*What is required:* Report every line of the records that includes the word "between".

═════ Records provided ═════

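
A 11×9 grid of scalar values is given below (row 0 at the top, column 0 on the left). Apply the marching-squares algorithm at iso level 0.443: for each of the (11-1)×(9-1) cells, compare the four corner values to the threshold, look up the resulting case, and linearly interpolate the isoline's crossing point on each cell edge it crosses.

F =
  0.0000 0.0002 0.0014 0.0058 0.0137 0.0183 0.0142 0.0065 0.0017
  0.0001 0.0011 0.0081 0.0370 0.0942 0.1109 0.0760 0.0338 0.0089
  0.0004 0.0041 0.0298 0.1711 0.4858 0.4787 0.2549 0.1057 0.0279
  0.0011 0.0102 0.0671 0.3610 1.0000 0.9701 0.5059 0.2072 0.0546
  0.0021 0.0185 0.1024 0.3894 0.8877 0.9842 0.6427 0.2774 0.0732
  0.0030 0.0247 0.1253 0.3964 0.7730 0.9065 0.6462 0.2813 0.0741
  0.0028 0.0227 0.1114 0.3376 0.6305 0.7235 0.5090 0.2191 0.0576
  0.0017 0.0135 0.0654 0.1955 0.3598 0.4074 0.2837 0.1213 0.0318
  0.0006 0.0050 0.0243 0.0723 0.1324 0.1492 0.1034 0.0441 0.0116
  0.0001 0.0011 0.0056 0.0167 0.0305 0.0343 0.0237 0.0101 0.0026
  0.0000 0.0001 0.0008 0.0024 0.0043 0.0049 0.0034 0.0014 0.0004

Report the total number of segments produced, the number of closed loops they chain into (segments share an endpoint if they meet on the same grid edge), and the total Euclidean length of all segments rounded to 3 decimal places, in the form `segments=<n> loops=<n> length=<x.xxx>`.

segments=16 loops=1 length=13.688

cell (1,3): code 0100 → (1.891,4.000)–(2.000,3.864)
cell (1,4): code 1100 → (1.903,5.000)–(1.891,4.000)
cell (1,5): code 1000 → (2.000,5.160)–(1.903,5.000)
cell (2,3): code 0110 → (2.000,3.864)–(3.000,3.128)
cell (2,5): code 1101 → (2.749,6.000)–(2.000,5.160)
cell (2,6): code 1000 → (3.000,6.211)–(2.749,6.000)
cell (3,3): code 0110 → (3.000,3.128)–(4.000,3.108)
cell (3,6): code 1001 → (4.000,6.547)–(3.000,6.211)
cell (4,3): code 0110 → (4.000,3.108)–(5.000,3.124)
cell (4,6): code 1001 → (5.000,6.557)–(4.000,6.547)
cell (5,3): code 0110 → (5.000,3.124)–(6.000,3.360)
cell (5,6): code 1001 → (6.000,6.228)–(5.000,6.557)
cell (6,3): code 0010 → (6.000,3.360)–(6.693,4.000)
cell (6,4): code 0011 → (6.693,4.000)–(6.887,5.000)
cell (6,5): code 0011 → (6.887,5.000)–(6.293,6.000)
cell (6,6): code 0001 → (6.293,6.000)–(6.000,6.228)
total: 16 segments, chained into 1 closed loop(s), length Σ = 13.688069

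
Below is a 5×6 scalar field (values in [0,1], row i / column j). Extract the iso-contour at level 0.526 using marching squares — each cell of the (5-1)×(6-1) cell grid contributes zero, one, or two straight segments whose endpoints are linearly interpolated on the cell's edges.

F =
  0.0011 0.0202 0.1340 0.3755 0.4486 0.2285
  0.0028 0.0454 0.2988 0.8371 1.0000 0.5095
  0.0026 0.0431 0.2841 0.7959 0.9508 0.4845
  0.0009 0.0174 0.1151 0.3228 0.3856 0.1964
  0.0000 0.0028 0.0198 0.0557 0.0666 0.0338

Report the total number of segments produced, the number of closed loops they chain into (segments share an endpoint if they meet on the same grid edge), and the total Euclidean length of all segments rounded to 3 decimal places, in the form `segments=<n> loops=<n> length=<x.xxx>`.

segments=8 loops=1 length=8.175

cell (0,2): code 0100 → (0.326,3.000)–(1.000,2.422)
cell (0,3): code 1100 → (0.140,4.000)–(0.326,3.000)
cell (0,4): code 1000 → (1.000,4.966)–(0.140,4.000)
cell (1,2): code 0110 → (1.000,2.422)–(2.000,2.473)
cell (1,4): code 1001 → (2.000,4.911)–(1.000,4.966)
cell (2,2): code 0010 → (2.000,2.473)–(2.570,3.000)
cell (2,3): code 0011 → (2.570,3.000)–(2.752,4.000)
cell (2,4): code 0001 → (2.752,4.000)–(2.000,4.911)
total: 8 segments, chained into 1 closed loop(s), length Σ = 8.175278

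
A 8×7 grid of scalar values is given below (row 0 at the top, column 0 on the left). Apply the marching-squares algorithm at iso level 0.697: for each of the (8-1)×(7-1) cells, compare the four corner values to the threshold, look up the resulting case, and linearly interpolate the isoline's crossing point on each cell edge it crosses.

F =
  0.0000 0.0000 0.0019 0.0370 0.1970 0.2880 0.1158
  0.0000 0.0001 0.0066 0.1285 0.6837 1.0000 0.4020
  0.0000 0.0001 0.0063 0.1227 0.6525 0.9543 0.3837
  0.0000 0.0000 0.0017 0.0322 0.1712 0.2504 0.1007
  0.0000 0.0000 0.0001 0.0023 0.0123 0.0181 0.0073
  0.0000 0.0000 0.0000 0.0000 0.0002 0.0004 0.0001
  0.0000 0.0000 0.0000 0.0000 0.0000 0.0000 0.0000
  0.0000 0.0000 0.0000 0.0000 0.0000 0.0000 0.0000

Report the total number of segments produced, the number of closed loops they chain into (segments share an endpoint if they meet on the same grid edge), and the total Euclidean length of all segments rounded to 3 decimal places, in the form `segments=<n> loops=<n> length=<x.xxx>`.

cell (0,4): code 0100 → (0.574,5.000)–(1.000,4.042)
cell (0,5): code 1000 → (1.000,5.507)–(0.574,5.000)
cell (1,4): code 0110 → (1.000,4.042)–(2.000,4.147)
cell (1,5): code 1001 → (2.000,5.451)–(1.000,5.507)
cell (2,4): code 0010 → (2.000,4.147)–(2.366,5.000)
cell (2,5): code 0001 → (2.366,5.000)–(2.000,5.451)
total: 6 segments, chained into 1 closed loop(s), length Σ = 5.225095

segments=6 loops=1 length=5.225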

═════
═════ Records provided ═════

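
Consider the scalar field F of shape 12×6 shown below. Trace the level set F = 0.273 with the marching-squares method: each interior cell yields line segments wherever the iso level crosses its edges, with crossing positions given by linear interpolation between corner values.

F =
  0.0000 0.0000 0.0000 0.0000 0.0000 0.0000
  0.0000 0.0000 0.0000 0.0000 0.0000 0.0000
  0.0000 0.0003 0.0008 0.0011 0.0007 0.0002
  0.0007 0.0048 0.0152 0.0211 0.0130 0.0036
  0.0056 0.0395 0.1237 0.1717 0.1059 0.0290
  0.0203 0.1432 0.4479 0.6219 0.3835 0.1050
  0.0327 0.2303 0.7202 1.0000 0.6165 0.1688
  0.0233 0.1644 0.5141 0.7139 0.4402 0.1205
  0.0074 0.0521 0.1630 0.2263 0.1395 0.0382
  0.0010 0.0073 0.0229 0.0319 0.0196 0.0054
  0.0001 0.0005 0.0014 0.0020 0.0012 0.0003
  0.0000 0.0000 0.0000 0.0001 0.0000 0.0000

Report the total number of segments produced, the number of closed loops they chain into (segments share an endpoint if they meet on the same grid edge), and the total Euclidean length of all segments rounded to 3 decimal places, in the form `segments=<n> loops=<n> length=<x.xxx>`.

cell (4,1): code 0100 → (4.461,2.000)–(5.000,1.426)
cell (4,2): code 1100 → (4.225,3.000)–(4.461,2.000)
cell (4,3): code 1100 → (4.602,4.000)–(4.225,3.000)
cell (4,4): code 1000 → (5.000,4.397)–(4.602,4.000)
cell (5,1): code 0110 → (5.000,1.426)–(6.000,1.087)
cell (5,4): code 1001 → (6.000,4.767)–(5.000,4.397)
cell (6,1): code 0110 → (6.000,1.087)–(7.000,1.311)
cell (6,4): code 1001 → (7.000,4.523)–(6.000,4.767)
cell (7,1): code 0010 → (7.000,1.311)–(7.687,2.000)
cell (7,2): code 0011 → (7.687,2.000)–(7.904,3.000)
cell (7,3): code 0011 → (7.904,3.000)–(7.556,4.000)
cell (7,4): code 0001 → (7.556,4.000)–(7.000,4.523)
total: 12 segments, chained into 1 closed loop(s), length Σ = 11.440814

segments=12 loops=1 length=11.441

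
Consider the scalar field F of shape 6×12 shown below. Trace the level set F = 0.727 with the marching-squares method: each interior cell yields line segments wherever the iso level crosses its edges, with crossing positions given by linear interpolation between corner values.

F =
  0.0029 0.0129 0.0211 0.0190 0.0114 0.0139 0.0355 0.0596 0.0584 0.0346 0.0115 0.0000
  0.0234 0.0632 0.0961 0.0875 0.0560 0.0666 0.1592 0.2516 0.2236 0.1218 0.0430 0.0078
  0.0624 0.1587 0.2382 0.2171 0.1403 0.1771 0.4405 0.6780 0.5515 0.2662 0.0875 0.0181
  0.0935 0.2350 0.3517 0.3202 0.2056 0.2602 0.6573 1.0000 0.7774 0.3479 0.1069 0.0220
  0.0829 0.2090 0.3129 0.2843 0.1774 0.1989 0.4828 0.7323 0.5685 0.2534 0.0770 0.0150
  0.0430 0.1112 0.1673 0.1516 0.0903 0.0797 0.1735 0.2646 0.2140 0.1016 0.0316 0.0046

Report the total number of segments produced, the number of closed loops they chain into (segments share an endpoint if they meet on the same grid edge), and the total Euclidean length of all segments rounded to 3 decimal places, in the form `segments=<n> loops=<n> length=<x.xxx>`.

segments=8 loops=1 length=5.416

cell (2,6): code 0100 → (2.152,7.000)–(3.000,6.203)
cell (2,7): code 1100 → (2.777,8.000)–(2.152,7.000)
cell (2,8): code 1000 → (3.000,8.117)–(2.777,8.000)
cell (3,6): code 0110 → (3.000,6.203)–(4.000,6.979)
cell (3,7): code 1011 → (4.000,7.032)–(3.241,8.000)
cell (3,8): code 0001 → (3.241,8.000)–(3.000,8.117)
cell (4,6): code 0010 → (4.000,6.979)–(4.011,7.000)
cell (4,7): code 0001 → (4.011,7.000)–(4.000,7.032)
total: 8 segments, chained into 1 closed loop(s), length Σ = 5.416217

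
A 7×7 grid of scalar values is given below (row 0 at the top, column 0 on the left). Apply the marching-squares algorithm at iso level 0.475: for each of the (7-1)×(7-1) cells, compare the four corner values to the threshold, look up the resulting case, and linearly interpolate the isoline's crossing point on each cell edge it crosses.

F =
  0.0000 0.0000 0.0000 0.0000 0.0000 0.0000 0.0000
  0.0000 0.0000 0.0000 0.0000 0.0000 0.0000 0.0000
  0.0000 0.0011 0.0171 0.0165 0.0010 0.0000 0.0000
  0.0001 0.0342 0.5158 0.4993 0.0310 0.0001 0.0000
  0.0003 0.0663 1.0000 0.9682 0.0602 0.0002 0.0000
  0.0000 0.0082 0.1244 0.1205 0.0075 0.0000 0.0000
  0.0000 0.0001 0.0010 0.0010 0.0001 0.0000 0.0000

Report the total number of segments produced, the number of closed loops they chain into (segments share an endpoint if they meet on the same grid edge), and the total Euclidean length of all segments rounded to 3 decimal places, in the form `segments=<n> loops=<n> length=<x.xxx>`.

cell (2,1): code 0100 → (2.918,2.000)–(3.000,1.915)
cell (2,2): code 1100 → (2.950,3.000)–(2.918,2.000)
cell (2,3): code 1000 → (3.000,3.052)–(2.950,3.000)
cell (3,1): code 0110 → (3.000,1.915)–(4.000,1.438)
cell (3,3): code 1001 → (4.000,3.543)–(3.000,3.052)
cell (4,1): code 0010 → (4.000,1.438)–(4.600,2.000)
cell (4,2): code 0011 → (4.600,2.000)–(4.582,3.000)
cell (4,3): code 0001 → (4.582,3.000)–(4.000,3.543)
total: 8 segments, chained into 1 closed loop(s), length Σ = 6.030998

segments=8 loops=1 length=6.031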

═════

*Reply:*
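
Consider the scalar field F of shape 12×6 shown below. Trace the level set F = 0.273 with the marching-squares method: each interior cell yields line segments wherever the iso level crosses its edges, with crossing positions given by linear interpolation between corner values.
Consider the scalar field F of shape 6×12 shown below. Trace the level set F = 0.727 with the marching-squares method: each interior cell yields line segments wherever the iso level crosses its edges, with crossing positions given by linear interpolation between corner values.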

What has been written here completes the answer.